[Required work] How many lines in the data below have the string "over"? Reply with the number alone.
#### Given entries
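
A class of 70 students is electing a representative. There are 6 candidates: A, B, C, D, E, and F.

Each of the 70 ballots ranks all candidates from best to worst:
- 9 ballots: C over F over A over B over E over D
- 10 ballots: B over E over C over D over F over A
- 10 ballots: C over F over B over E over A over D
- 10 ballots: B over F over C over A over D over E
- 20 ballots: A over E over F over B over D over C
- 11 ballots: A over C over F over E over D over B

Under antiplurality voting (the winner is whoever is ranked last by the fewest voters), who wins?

F

Last-place votes: A 10, B 11, C 20, D 19, E 10, F 0.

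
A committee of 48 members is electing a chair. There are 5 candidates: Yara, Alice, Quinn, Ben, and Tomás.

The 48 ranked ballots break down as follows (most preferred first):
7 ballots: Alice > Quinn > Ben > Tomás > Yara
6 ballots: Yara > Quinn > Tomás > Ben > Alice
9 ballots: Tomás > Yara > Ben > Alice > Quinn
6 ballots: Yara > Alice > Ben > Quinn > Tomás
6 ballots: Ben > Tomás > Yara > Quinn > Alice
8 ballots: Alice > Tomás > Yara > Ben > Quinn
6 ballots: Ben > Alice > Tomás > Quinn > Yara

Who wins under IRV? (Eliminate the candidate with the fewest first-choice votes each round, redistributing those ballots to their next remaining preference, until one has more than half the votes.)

Yara

Round 1: Yara 12, Alice 15, Quinn 0, Ben 12, Tomás 9. Quinn eliminated.
Round 2: Yara 12, Alice 15, Ben 12, Tomás 9. Tomás eliminated.
Round 3: Yara 21, Alice 15, Ben 12. Ben eliminated.
Round 4: Yara 27, Alice 21. Yara has a majority (≥25).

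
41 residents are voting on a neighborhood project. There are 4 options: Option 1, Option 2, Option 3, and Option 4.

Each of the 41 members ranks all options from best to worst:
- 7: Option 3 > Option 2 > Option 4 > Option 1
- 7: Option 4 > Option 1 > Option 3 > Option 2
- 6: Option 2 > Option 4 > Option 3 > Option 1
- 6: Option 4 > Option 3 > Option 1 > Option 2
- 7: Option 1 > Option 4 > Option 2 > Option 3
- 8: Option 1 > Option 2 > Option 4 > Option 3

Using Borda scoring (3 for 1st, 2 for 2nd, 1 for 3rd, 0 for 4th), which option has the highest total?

Option 1: 7×0 + 7×2 + 6×0 + 6×1 + 7×3 + 8×3 = 65
Option 2: 7×2 + 7×0 + 6×3 + 6×0 + 7×1 + 8×2 = 55
Option 3: 7×3 + 7×1 + 6×1 + 6×2 + 7×0 + 8×0 = 46
Option 4: 7×1 + 7×3 + 6×2 + 6×3 + 7×2 + 8×1 = 80

Option 4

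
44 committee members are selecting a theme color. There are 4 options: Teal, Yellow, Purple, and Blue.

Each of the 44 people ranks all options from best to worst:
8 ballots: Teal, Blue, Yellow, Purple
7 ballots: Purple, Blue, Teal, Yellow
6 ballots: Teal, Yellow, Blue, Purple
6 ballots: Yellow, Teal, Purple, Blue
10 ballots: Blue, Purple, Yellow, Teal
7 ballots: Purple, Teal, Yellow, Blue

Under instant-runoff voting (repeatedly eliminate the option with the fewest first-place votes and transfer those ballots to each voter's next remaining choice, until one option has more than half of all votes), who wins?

Purple

Round 1: Teal 14, Yellow 6, Purple 14, Blue 10. Yellow eliminated.
Round 2: Teal 20, Purple 14, Blue 10. Blue eliminated.
Round 3: Teal 20, Purple 24. Purple has a majority (≥23).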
########
[Answer to this exercise] 6